**What you need to do**:
Retype every entry exactly, character for character.

Collected data:
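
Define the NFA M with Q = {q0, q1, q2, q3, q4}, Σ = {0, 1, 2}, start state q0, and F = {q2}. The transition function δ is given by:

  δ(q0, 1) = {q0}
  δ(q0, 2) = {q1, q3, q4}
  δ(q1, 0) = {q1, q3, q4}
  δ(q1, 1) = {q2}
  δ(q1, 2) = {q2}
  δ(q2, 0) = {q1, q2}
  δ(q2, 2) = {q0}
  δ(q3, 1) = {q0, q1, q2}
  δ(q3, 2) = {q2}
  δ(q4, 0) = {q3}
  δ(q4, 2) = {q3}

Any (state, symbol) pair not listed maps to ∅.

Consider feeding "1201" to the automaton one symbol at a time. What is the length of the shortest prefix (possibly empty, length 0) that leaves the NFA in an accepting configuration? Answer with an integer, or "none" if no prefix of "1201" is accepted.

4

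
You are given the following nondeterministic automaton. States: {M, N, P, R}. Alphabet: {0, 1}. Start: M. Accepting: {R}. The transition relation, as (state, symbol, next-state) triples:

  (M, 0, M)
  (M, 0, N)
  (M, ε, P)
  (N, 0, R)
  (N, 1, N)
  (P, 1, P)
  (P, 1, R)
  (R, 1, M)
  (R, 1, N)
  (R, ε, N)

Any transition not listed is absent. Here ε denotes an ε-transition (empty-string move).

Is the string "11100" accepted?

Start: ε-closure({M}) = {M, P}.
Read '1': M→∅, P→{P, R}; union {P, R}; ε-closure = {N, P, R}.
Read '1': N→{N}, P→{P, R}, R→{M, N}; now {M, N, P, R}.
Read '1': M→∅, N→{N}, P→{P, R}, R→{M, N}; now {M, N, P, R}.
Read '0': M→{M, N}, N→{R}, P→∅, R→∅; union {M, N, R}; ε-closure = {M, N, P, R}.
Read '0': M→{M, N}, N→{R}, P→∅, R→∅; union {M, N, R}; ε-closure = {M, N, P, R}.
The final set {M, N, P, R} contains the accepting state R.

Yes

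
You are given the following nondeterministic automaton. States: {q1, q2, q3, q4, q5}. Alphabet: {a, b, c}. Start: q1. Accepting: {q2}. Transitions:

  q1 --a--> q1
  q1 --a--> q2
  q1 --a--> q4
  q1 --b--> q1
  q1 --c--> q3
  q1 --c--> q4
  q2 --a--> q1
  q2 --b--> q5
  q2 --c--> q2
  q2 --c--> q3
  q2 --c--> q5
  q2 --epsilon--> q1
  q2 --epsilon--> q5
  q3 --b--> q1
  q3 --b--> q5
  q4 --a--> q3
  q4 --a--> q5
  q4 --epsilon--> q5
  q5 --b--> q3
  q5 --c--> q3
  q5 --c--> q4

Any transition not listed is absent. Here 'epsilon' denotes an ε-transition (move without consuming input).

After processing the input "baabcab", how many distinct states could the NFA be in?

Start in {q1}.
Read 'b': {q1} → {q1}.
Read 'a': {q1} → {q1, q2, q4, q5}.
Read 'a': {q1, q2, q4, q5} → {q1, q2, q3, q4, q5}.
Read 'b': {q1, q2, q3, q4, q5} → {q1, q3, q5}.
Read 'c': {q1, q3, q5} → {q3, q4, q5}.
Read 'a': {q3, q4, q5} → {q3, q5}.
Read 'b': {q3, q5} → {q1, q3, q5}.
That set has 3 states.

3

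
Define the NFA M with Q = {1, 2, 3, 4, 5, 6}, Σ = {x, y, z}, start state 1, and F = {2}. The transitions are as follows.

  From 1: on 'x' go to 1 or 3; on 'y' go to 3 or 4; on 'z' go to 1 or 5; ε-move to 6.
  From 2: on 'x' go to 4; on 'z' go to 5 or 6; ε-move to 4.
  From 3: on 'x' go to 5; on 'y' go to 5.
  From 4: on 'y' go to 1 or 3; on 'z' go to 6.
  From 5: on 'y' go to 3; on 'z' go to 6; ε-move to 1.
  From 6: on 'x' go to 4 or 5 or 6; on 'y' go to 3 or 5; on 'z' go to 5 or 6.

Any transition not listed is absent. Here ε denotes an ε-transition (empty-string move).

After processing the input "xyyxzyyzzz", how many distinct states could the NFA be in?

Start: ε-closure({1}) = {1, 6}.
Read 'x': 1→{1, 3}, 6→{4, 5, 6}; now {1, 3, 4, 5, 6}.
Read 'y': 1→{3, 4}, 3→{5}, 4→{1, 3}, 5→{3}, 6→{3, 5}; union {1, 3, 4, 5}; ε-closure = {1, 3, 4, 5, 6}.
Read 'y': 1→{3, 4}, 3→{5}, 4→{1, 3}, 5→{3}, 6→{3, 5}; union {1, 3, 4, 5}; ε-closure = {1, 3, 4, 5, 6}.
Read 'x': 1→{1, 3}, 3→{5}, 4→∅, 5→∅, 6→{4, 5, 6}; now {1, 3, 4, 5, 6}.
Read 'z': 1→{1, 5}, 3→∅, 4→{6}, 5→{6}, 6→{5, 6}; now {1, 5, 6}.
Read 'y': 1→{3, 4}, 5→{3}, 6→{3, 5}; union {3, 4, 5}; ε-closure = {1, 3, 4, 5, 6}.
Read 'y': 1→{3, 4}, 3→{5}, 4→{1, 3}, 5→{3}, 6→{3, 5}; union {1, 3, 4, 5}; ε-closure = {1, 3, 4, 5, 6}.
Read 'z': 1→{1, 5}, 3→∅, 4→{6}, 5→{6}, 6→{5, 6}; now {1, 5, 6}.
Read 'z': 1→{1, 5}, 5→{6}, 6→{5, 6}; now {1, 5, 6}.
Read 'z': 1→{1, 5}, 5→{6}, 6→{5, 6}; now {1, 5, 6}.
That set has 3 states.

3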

**Reply to the task**:
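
Define the NFA M with Q = {q0, q1, q2, q3, q4}, Σ = {0, 1, 2}, start state q0, and F = {q2}. The transition function δ is given by:

  δ(q0, 1) = {q0}
  δ(q0, 2) = {q1, q3, q4}
  δ(q1, 0) = {q1, q3, q4}
  δ(q1, 1) = {q2}
  δ(q1, 2) = {q2}
  δ(q2, 0) = {q1, q2}
  δ(q2, 2) = {q0}
  δ(q3, 1) = {q0, q1, q2}
  δ(q3, 2) = {q2}
  δ(q4, 0) = {q3}
  δ(q4, 2) = {q3}

Any (state, symbol) pair not listed maps to ∅.

Consider feeding "1201" to the automaton one symbol at a time. What is the length of the shortest prefix (possibly empty, length 0) that leaves the NFA in an accepting configuration? Answer with an integer, or "none" if no prefix of "1201" is accepted.

4

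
You are given the following nondeterministic automaton. States: {M, N, P, R}. Alphabet: {0, 1}. Start: M. Accepting: {R}. The transition relation, as (state, symbol, next-state) triples:

  (M, 0, M)
  (M, 0, N)
  (M, ε, P)
  (N, 0, R)
  (N, 1, N)
  (P, 1, P)
  (P, 1, R)
  (R, 1, M)
  (R, 1, N)
  (R, ε, N)

Any transition not listed is absent. Here ε denotes an ε-transition (empty-string move).

Is the string "11100" accepted?

Start: ε-closure({M}) = {M, P}.
Read '1': M→∅, P→{P, R}; union {P, R}; ε-closure = {N, P, R}.
Read '1': N→{N}, P→{P, R}, R→{M, N}; now {M, N, P, R}.
Read '1': M→∅, N→{N}, P→{P, R}, R→{M, N}; now {M, N, P, R}.
Read '0': M→{M, N}, N→{R}, P→∅, R→∅; union {M, N, R}; ε-closure = {M, N, P, R}.
Read '0': M→{M, N}, N→{R}, P→∅, R→∅; union {M, N, R}; ε-closure = {M, N, P, R}.
The final set {M, N, P, R} contains the accepting state R.

Yes

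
You are given the following nondeterministic automaton. States: {q1, q2, q3, q4, q5}. Alphabet: {a, b, c}. Start: q1. Accepting: {q2}. Transitions:

  q1 --a--> q1
  q1 --a--> q2
  q1 --a--> q4
  q1 --b--> q1
  q1 --c--> q3
  q1 --c--> q4
  q2 --a--> q1
  q2 --b--> q5
  q2 --c--> q2
  q2 --c--> q3
  q2 --c--> q5
  q2 --epsilon--> q1
  q2 --epsilon--> q5
  q3 --b--> q1
  q3 --b--> q5
  q4 --a--> q3
  q4 --a--> q5
  q4 --epsilon--> q5
  q5 --b--> q3
  q5 --c--> q3
  q5 --c--> q4

Any transition not listed is absent. Here 'epsilon' denotes an ε-transition (move without consuming input).

After processing the input "baabcab", how many distinct states could the NFA be in?

Start in {q1}.
Read 'b': {q1} → {q1}.
Read 'a': {q1} → {q1, q2, q4, q5}.
Read 'a': {q1, q2, q4, q5} → {q1, q2, q3, q4, q5}.
Read 'b': {q1, q2, q3, q4, q5} → {q1, q3, q5}.
Read 'c': {q1, q3, q5} → {q3, q4, q5}.
Read 'a': {q3, q4, q5} → {q3, q5}.
Read 'b': {q3, q5} → {q1, q3, q5}.
That set has 3 states.

3

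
Define the NFA M with Q = {1, 2, 3, 4, 5, 6}, Σ = {x, y, z}, start state 1, and F = {2}. The transitions are as follows.

  From 1: on 'x' go to 1 or 3; on 'y' go to 3 or 4; on 'z' go to 1 or 5; ε-move to 6.
  From 2: on 'x' go to 4; on 'z' go to 5 or 6; ε-move to 4.
  From 3: on 'x' go to 5; on 'y' go to 5.
  From 4: on 'y' go to 1 or 3; on 'z' go to 6.
  From 5: on 'y' go to 3; on 'z' go to 6; ε-move to 1.
  From 6: on 'x' go to 4 or 5 or 6; on 'y' go to 3 or 5; on 'z' go to 5 or 6.

Any transition not listed is absent. Here ε denotes an ε-transition (empty-string move).

After processing the input "xyyxzyyzzz", how many distinct states could the NFA be in?

Start: ε-closure({1}) = {1, 6}.
Read 'x': 1→{1, 3}, 6→{4, 5, 6}; now {1, 3, 4, 5, 6}.
Read 'y': 1→{3, 4}, 3→{5}, 4→{1, 3}, 5→{3}, 6→{3, 5}; union {1, 3, 4, 5}; ε-closure = {1, 3, 4, 5, 6}.
Read 'y': 1→{3, 4}, 3→{5}, 4→{1, 3}, 5→{3}, 6→{3, 5}; union {1, 3, 4, 5}; ε-closure = {1, 3, 4, 5, 6}.
Read 'x': 1→{1, 3}, 3→{5}, 4→∅, 5→∅, 6→{4, 5, 6}; now {1, 3, 4, 5, 6}.
Read 'z': 1→{1, 5}, 3→∅, 4→{6}, 5→{6}, 6→{5, 6}; now {1, 5, 6}.
Read 'y': 1→{3, 4}, 5→{3}, 6→{3, 5}; union {3, 4, 5}; ε-closure = {1, 3, 4, 5, 6}.
Read 'y': 1→{3, 4}, 3→{5}, 4→{1, 3}, 5→{3}, 6→{3, 5}; union {1, 3, 4, 5}; ε-closure = {1, 3, 4, 5, 6}.
Read 'z': 1→{1, 5}, 3→∅, 4→{6}, 5→{6}, 6→{5, 6}; now {1, 5, 6}.
Read 'z': 1→{1, 5}, 5→{6}, 6→{5, 6}; now {1, 5, 6}.
Read 'z': 1→{1, 5}, 5→{6}, 6→{5, 6}; now {1, 5, 6}.
That set has 3 states.

3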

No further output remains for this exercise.